Instructions for the task = Report all lines of the records that contain "dividends".

#####

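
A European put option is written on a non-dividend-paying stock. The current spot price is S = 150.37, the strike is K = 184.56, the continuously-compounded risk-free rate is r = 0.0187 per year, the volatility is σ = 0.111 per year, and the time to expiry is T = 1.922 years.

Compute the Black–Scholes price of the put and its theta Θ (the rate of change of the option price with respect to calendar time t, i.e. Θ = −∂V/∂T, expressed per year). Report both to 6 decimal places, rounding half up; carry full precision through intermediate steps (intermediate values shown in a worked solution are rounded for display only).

price = 29.406454
Θ = 1.503486

σ√T = 0.111·√1.922 = 0.153886
d₁ = (ln(S/K) + (r+σ²/2)T) / (σ√T) = (ln(150.37/184.56) + (0.0187+0.111²/2)·1.922) / 0.153886 = (-0.204876 + 0.047782) / 0.153886 = -1.020844
d₂ = d₁ − σ√T = -1.020844 − 0.153886 = -1.174730
e^{−rT} = e^{−0.0187·1.922} = 0.964697
N(−d₁) = 0.846336,  N(−d₂) = 0.879949
Put price V = K·e^{−rT}·N(−d₂) − S·N(−d₁) = 156.669974 − 127.263519 = 29.406454
φ(d₁) = (1/√(2π))·e^{−d₁²/2} = 0.236928
Θ = −S·φ(d₁)·σ/(2√T) + r·K·e^{−rT}·N(−d₂) = −1.426243 + 2.929729 = 1.503486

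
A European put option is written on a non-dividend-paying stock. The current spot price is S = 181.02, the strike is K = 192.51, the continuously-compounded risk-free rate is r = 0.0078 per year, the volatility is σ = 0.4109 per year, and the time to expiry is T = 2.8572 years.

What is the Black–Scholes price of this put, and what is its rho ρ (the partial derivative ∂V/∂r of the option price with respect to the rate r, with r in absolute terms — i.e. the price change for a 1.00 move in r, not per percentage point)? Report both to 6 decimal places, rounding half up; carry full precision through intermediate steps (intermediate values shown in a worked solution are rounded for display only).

σ√T = 0.4109·√2.8572 = 0.694555
d₁ = (ln(S/K) + (r+σ²/2)T) / (σ√T) = (ln(181.02/192.51) + (0.0078+0.4109²/2)·2.8572) / 0.694555 = (-0.061541 + 0.263489) / 0.694555 = 0.290760
d₂ = d₁ − σ√T = 0.290760 − 0.694555 = -0.403795
e^{−rT} = e^{−0.0078·2.8572} = 0.977960
N(−d₁) = 0.385617,  N(−d₂) = 0.656818
Put price V = K·e^{−rT}·N(−d₂) − S·N(−d₁) = 123.657282 − 69.804471 = 53.852811
ρ = −K·T·e^{−rT}·N(−d₂) = -353.313585

price = 53.852811
ρ = -353.313585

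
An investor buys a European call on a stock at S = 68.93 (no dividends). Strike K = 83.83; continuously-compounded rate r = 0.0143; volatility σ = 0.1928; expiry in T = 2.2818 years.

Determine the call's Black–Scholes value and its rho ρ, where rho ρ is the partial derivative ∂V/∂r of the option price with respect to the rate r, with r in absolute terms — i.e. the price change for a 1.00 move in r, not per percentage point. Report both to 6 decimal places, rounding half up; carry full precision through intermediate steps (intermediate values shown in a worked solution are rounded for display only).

price = 3.897186
ρ = 44.478093

σ√T = 0.1928·√2.2818 = 0.291237
d₁ = (ln(S/K) + (r+σ²/2)T) / (σ√T) = (ln(68.93/83.83) + (0.0143+0.1928²/2)·2.2818) / 0.291237 = (-0.195699 + 0.075039) / 0.291237 = -0.414304
d₂ = d₁ − σ√T = -0.414304 − 0.291237 = -0.705540
e^{−rT} = e^{−0.0143·2.2818} = 0.967897
N(d₁) = 0.339326,  N(d₂) = 0.240237
Call price V = S·N(d₁) − K·e^{−rT}·N(d₂) = 23.389732 − 19.492547 = 3.897186
ρ = K·T·e^{−rT}·N(d₂) = 44.478093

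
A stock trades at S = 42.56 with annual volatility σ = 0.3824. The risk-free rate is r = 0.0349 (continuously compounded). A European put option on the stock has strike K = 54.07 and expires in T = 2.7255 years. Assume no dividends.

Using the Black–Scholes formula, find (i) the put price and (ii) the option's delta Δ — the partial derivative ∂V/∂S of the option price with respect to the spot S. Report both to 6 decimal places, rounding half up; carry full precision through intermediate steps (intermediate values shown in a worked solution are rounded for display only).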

#####

Finished exercise =
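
An investor buys a European call on a stock at S = 68.93 (no dividends). Strike K = 83.83; continuously-compounded rate r = 0.0143; volatility σ = 0.1928; expiry in T = 2.2818 years.
A stock trades at S = 42.56 with annual volatility σ = 0.3824. The risk-free rate is r = 0.0349 (continuously compounded). A European put option on the stock has strike K = 54.07 and expires in T = 2.7255 years. Assume no dividends.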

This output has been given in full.